START INPUT DATA
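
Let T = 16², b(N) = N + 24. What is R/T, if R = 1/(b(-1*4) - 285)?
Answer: -1/67840 ≈ -1.4741e-5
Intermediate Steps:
b(N) = 24 + N
R = -1/265 (R = 1/((24 - 1*4) - 285) = 1/((24 - 4) - 285) = 1/(20 - 285) = 1/(-265) = -1/265 ≈ -0.0037736)
T = 256
R/T = -1/265/256 = -1/265*1/256 = -1/67840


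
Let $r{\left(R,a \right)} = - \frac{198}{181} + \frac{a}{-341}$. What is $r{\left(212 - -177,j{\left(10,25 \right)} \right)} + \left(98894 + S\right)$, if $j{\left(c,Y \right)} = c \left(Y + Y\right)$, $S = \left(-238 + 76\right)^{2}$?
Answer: $\frac{7723484480}{61721} \approx 1.2514 \cdot 10^{5}$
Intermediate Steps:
$S = 26244$ ($S = \left(-162\right)^{2} = 26244$)
$j{\left(c,Y \right)} = 2 Y c$ ($j{\left(c,Y \right)} = c 2 Y = 2 Y c$)
$r{\left(R,a \right)} = - \frac{198}{181} - \frac{a}{341}$ ($r{\left(R,a \right)} = \left(-198\right) \frac{1}{181} + a \left(- \frac{1}{341}\right) = - \frac{198}{181} - \frac{a}{341}$)
$r{\left(212 - -177,j{\left(10,25 \right)} \right)} + \left(98894 + S\right) = \left(- \frac{198}{181} - \frac{2 \cdot 25 \cdot 10}{341}\right) + \left(98894 + 26244\right) = \left(- \frac{198}{181} - \frac{500}{341}\right) + 125138 = - \frac{158018}{61721} + 125138 = \frac{7723484480}{61721}$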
END INPUT DATA
YOUR OBJECTIVE - A faithful copy of every record is required; output it in full.

WRITTEN SOLUTION -
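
Let T = 16², b(N) = N + 24. What is R/T, if R = 1/(b(-1*4) - 285)?
Answer: -1/67840 ≈ -1.4741e-5
Intermediate Steps:
b(N) = 24 + N
R = -1/265 (R = 1/((24 - 1*4) - 285) = 1/((24 - 4) - 285) = 1/(20 - 285) = 1/(-265) = -1/265 ≈ -0.0037736)
T = 256
R/T = -1/265/256 = -1/265*1/256 = -1/67840


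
Let $r{\left(R,a \right)} = - \frac{198}{181} + \frac{a}{-341}$. What is $r{\left(212 - -177,j{\left(10,25 \right)} \right)} + \left(98894 + S\right)$, if $j{\left(c,Y \right)} = c \left(Y + Y\right)$, $S = \left(-238 + 76\right)^{2}$?
Answer: $\frac{7723484480}{61721} \approx 1.2514 \cdot 10^{5}$
Intermediate Steps:
$S = 26244$ ($S = \left(-162\right)^{2} = 26244$)
$j{\left(c,Y \right)} = 2 Y c$ ($j{\left(c,Y \right)} = c 2 Y = 2 Y c$)
$r{\left(R,a \right)} = - \frac{198}{181} - \frac{a}{341}$ ($r{\left(R,a \right)} = \left(-198\right) \frac{1}{181} + a \left(- \frac{1}{341}\right) = - \frac{198}{181} - \frac{a}{341}$)
$r{\left(212 - -177,j{\left(10,25 \right)} \right)} + \left(98894 + S\right) = \left(- \frac{198}{181} - \frac{2 \cdot 25 \cdot 10}{341}\right) + \left(98894 + 26244\right) = \left(- \frac{198}{181} - \frac{500}{341}\right) + 125138 = - \frac{158018}{61721} + 125138 = \frac{7723484480}{61721}$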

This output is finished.